WORK TO BE COMPLETED:
The output is the lines below from the one with "Answer: 1017908395806968050/27137711 ≈" through the one with "Answer: -1387", both included, printed exactly and with no other line.

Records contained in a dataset
= = =

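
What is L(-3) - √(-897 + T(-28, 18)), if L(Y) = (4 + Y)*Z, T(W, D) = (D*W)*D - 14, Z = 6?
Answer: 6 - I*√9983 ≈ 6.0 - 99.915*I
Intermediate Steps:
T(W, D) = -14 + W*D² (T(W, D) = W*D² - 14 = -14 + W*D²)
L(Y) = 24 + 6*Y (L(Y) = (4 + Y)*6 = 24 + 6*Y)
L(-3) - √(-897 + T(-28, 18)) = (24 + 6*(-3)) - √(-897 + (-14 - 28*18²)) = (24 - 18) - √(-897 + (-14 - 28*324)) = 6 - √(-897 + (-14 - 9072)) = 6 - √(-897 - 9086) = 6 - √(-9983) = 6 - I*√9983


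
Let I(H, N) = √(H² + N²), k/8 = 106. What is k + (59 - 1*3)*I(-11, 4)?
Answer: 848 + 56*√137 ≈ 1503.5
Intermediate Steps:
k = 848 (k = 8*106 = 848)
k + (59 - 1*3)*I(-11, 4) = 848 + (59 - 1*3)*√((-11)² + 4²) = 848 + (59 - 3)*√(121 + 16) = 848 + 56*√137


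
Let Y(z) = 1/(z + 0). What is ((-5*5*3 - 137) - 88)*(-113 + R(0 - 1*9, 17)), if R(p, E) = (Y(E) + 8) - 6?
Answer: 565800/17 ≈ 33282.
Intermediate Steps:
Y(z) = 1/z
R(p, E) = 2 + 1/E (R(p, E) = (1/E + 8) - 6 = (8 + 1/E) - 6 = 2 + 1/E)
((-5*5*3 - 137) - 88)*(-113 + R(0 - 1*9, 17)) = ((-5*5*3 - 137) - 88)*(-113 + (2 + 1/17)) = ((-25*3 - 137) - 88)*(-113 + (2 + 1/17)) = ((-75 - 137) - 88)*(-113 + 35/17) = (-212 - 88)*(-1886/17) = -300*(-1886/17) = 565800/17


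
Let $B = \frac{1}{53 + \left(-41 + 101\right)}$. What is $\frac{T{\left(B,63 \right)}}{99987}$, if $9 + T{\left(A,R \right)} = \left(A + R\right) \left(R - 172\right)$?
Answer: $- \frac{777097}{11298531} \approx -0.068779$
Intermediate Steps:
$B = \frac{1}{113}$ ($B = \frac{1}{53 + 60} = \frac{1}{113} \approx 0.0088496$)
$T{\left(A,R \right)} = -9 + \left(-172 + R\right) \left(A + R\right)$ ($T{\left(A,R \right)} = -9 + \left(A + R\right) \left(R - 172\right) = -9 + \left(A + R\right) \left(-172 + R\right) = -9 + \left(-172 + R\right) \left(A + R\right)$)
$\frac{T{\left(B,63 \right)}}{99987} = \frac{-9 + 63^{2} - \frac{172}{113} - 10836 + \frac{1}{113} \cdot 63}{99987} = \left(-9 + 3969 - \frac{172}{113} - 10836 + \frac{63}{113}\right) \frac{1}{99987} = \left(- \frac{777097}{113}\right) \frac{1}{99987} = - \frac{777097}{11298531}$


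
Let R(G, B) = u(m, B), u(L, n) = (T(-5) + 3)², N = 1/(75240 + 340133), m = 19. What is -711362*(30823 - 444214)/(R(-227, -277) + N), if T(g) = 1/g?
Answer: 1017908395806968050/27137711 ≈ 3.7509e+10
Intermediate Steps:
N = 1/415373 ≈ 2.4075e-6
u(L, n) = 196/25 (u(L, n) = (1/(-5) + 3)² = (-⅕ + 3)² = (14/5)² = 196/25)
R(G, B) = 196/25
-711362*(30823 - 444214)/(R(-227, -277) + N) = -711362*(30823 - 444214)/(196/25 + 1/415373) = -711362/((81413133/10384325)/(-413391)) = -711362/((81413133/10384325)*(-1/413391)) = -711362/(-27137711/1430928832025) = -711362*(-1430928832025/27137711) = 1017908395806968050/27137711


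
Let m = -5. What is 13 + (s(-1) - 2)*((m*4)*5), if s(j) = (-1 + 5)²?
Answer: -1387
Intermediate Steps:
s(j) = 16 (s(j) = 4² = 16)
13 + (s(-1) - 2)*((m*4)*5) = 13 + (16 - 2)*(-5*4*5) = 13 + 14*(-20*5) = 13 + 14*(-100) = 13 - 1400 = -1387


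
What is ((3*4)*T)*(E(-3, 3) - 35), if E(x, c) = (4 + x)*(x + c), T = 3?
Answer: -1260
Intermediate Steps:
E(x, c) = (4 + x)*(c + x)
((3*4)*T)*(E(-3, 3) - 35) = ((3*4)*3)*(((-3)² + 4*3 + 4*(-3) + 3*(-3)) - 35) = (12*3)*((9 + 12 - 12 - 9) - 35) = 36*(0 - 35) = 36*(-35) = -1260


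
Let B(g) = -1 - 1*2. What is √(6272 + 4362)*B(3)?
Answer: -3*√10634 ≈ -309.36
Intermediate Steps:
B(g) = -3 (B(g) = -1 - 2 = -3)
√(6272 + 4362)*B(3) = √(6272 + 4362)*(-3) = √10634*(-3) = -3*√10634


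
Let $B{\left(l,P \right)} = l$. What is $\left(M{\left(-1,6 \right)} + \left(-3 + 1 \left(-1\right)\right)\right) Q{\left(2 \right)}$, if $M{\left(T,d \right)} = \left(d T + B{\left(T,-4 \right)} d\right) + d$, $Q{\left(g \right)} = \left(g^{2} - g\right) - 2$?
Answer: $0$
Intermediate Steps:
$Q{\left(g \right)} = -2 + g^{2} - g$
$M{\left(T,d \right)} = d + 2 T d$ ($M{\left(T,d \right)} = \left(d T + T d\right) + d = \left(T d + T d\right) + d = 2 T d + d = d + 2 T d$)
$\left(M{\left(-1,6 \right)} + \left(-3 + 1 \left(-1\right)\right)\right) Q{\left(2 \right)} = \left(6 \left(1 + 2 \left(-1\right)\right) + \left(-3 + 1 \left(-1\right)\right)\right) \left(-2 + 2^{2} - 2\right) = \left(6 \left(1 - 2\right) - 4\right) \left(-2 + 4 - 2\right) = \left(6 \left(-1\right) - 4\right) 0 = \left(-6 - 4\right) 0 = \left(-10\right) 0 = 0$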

= = =

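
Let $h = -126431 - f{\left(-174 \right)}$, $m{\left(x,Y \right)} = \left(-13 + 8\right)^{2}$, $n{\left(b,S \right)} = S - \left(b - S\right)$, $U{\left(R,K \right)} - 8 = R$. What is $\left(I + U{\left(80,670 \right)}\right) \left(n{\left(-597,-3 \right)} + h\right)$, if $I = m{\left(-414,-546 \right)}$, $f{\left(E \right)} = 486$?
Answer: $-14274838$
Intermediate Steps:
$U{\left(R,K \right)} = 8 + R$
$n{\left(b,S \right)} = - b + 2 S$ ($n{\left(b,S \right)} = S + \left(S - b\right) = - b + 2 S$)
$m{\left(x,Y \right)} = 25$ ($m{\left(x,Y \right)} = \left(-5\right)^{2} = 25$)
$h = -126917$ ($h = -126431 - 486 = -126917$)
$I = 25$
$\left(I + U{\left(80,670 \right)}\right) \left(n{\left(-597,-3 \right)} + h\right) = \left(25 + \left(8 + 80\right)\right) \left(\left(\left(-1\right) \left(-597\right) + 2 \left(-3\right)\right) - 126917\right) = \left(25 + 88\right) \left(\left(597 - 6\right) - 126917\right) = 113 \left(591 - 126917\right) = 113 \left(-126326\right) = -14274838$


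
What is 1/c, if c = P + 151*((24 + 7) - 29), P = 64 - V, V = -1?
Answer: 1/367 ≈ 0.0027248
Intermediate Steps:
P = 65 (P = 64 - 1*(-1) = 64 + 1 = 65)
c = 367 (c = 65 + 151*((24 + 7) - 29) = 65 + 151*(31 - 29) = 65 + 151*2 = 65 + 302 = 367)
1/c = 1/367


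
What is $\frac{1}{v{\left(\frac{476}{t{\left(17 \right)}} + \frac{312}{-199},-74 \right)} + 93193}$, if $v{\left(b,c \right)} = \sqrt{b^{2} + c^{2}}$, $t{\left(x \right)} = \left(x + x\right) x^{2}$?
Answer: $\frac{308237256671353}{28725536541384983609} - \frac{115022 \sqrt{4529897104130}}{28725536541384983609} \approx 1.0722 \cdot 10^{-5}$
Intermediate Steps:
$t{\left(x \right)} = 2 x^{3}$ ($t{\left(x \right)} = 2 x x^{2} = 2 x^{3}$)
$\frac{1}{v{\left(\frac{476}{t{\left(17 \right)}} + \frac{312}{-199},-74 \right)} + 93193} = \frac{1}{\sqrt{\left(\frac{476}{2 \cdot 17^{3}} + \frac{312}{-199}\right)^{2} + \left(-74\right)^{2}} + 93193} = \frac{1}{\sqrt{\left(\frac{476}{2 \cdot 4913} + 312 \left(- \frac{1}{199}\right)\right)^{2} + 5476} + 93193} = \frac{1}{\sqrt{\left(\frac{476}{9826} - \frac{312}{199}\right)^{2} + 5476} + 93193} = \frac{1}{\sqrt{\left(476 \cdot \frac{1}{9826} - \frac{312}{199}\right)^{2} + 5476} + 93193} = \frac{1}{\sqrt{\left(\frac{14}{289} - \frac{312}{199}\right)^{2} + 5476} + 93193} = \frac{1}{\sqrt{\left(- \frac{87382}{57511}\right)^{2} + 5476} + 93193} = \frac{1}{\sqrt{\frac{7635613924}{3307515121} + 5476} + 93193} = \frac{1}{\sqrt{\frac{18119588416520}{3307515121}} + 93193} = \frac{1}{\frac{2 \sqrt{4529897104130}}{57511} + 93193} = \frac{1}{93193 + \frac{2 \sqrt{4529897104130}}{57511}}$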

= = =

REPLY:
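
Answer: 1017908395806968050/27137711 ≈ 3.7509e+10
Intermediate Steps:
N = 1/415373 ≈ 2.4075e-6
u(L, n) = 196/25 (u(L, n) = (1/(-5) + 3)² = (-⅕ + 3)² = (14/5)² = 196/25)
R(G, B) = 196/25
-711362*(30823 - 444214)/(R(-227, -277) + N) = -711362*(30823 - 444214)/(196/25 + 1/415373) = -711362/((81413133/10384325)/(-413391)) = -711362/((81413133/10384325)*(-1/413391)) = -711362/(-27137711/1430928832025) = -711362*(-1430928832025/27137711) = 1017908395806968050/27137711


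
Let m = -5. What is 13 + (s(-1) - 2)*((m*4)*5), if s(j) = (-1 + 5)²?
Answer: -1387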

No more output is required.